TASK STATEMENT: Below are some entries; set them all down exactly.

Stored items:
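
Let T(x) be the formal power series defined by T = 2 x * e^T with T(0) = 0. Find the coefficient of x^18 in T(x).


Apply the Lagrange inversion formula: if T = 2 x * phi(T) with phi(t) = e^t, then
[x^n] T = 2^n * (1/n) [t^(n-1)] phi(t)^n = 2^n * (1/n) [t^(n-1)] e^(n t) = 2^n * (1/n) * n^(n-1) / (n-1)! = 2^n * n^(n-1) / n!.
When c = 1 this is the Cayley count of rooted labeled trees on n vertices, divided by n!.
For n = 18: 2^18 * 18^17 / 18! = 262144 * 2185911559738696531968/6402373705728000 = 1332669751402954752/14889875.

1332669751402954752/14889875


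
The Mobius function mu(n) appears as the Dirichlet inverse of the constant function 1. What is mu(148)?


148 has a squared prime factor, so mu(148) = 0.
Factorization reveals a repeated prime.

0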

EXERCISE RESPONSE:
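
Let T(x) be the formal power series defined by T = 2 x * e^T with T(0) = 0. Find the coefficient of x^18 in T(x).


Apply the Lagrange inversion formula: if T = 2 x * phi(T) with phi(t) = e^t, then
[x^n] T = 2^n * (1/n) [t^(n-1)] phi(t)^n = 2^n * (1/n) [t^(n-1)] e^(n t) = 2^n * (1/n) * n^(n-1) / (n-1)! = 2^n * n^(n-1) / n!.
When c = 1 this is the Cayley count of rooted labeled trees on n vertices, divided by n!.
For n = 18: 2^18 * 18^17 / 18! = 262144 * 2185911559738696531968/6402373705728000 = 1332669751402954752/14889875.

1332669751402954752/14889875


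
The Mobius function mu(n) appears as the Dirichlet inverse of the constant function 1. What is mu(148)?


148 has a squared prime factor, so mu(148) = 0.
Factorization reveals a repeated prime.

0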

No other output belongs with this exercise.